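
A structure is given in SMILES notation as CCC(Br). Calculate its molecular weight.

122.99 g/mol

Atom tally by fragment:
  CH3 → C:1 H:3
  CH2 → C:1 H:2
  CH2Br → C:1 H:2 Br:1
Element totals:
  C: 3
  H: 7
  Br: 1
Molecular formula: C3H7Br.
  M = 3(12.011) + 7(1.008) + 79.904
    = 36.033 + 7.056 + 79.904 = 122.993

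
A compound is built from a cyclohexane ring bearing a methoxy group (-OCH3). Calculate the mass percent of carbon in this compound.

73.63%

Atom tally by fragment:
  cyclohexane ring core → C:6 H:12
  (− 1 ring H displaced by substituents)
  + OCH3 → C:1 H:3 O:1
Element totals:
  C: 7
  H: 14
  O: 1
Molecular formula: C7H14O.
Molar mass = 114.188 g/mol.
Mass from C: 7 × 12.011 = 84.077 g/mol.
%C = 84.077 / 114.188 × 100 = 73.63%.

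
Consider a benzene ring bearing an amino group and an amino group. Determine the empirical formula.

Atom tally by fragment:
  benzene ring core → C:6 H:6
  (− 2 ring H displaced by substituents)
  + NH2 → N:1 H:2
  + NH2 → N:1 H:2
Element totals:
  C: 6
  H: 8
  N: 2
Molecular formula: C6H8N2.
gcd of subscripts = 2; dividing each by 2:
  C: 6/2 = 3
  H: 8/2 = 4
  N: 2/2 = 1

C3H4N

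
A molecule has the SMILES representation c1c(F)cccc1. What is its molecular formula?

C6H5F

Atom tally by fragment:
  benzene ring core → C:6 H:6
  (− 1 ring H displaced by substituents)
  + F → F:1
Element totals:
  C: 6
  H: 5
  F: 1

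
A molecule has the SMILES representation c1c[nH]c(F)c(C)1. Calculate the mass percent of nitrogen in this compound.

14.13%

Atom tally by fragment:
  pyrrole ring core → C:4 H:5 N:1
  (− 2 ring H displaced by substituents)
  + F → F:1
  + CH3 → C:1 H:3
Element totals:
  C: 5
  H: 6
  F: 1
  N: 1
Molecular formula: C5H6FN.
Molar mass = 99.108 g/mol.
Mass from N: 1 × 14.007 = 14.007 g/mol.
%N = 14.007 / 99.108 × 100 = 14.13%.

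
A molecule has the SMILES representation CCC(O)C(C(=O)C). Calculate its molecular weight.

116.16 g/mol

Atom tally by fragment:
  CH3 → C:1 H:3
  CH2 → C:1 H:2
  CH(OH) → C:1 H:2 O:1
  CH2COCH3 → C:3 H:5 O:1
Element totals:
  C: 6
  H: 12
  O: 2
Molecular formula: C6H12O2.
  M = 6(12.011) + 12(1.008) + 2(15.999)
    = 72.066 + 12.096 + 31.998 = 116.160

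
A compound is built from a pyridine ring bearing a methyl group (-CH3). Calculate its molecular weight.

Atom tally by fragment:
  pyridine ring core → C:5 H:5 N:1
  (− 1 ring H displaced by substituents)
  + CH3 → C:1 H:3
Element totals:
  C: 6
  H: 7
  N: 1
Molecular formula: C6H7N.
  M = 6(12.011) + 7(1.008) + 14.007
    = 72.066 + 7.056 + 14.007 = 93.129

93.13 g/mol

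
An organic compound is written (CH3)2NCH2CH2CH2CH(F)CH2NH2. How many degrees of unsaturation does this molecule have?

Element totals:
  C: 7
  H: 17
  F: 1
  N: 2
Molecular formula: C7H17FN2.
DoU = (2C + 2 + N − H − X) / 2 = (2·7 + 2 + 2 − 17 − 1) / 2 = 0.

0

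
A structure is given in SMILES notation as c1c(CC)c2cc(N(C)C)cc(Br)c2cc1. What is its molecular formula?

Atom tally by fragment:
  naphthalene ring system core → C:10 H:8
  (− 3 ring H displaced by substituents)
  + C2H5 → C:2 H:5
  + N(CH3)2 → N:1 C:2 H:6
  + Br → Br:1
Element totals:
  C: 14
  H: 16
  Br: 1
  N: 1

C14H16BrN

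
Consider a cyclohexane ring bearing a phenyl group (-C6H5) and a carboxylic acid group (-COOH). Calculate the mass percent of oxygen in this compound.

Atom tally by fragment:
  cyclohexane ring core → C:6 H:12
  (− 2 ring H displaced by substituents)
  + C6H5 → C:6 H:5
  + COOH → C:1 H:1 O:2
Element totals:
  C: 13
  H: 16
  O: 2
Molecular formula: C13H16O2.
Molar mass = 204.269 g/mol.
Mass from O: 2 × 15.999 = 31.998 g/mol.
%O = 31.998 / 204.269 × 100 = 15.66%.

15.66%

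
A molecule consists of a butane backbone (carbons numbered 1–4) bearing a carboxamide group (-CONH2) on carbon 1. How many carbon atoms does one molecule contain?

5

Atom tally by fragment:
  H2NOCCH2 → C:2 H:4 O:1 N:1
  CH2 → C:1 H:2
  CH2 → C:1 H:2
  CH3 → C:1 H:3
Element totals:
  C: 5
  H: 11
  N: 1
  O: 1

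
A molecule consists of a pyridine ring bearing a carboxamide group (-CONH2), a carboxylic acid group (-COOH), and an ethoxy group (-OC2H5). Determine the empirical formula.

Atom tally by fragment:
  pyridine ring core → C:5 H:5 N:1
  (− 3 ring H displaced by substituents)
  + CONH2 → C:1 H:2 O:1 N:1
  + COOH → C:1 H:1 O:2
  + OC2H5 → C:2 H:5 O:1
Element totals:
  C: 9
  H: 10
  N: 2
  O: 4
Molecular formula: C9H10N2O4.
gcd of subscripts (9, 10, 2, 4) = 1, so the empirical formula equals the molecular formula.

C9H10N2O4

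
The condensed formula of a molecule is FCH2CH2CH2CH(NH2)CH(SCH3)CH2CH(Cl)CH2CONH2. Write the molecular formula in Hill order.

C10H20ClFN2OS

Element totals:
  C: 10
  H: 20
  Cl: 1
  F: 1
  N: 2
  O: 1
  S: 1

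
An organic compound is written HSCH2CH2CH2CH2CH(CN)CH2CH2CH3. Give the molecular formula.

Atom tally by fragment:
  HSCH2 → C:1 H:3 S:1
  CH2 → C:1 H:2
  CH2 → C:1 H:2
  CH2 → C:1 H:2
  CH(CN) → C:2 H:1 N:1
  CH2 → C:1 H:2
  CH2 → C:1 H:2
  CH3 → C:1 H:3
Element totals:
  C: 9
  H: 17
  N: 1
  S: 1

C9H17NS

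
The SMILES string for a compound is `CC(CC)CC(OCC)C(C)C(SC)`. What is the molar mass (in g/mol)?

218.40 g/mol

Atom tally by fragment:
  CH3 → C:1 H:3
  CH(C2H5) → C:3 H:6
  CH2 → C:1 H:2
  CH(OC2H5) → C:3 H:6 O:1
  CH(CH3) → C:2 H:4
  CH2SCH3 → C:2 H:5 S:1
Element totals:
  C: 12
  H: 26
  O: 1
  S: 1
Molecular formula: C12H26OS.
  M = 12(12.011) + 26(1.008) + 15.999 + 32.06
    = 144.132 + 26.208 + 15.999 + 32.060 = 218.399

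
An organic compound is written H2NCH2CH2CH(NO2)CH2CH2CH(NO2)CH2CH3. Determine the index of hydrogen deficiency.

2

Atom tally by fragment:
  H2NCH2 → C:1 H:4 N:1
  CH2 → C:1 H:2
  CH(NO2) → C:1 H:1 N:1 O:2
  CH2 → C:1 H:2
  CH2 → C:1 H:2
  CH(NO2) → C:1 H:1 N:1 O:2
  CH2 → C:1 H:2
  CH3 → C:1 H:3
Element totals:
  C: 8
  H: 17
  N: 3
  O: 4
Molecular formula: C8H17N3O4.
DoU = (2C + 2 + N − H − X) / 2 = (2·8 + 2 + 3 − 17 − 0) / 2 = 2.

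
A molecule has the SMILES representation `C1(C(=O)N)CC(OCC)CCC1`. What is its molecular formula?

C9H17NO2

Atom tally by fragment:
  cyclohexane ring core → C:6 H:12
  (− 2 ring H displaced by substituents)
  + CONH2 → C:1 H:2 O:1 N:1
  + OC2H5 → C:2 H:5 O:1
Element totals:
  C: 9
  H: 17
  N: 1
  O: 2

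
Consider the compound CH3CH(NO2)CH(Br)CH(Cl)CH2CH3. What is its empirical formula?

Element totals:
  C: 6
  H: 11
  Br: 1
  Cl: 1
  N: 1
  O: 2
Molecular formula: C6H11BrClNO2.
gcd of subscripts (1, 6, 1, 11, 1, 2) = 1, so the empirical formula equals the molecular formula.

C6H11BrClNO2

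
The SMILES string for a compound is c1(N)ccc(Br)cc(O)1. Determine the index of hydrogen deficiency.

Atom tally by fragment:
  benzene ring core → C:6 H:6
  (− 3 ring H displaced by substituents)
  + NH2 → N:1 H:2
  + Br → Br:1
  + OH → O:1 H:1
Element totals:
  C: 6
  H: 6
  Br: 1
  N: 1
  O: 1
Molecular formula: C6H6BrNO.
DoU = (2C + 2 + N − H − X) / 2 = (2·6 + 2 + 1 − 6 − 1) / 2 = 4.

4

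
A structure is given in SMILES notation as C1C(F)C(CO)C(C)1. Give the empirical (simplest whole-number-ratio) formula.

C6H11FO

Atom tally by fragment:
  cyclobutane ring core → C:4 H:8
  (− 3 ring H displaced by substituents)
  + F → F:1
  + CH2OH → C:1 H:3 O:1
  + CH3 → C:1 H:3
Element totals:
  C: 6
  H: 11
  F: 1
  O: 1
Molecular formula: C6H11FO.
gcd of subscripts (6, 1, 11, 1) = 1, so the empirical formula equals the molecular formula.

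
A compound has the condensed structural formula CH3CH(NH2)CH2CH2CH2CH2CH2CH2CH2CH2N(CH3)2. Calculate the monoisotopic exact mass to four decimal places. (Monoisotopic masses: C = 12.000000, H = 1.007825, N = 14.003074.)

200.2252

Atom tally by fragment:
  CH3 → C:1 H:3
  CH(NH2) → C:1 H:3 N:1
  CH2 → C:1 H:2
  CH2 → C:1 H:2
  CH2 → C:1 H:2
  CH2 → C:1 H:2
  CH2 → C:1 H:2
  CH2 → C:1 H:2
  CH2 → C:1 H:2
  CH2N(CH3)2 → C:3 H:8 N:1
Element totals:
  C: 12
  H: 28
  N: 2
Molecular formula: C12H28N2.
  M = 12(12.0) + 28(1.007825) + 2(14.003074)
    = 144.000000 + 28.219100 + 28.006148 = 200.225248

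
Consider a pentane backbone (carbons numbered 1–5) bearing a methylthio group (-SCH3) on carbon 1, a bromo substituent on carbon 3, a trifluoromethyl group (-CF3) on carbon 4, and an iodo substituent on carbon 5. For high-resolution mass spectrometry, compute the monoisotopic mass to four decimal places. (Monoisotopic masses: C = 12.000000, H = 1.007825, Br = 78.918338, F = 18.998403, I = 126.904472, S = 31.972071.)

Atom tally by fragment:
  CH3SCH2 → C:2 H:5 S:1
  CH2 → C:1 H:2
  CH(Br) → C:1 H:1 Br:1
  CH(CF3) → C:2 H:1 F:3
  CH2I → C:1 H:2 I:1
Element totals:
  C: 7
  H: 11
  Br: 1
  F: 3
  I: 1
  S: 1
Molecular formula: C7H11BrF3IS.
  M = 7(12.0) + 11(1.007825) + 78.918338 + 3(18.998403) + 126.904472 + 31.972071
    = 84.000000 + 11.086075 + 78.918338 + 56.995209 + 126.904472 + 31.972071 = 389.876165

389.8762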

EXERCISE DIRECTIONS:
The result should consist solely of the lines from the one that contains "Consider a pentane" to the last line of the records above, reproduced exactly.

RESPONSE TO THE EXERCISE:
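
Consider a pentane backbone (carbons numbered 1–5) bearing a methylthio group (-SCH3) on carbon 1, a bromo substituent on carbon 3, a trifluoromethyl group (-CF3) on carbon 4, and an iodo substituent on carbon 5. For high-resolution mass spectrometry, compute the monoisotopic mass to four decimal places. (Monoisotopic masses: C = 12.000000, H = 1.007825, Br = 78.918338, F = 18.998403, I = 126.904472, S = 31.972071.)

Atom tally by fragment:
  CH3SCH2 → C:2 H:5 S:1
  CH2 → C:1 H:2
  CH(Br) → C:1 H:1 Br:1
  CH(CF3) → C:2 H:1 F:3
  CH2I → C:1 H:2 I:1
Element totals:
  C: 7
  H: 11
  Br: 1
  F: 3
  I: 1
  S: 1
Molecular formula: C7H11BrF3IS.
  M = 7(12.0) + 11(1.007825) + 78.918338 + 3(18.998403) + 126.904472 + 31.972071
    = 84.000000 + 11.086075 + 78.918338 + 56.995209 + 126.904472 + 31.972071 = 389.876165

389.8762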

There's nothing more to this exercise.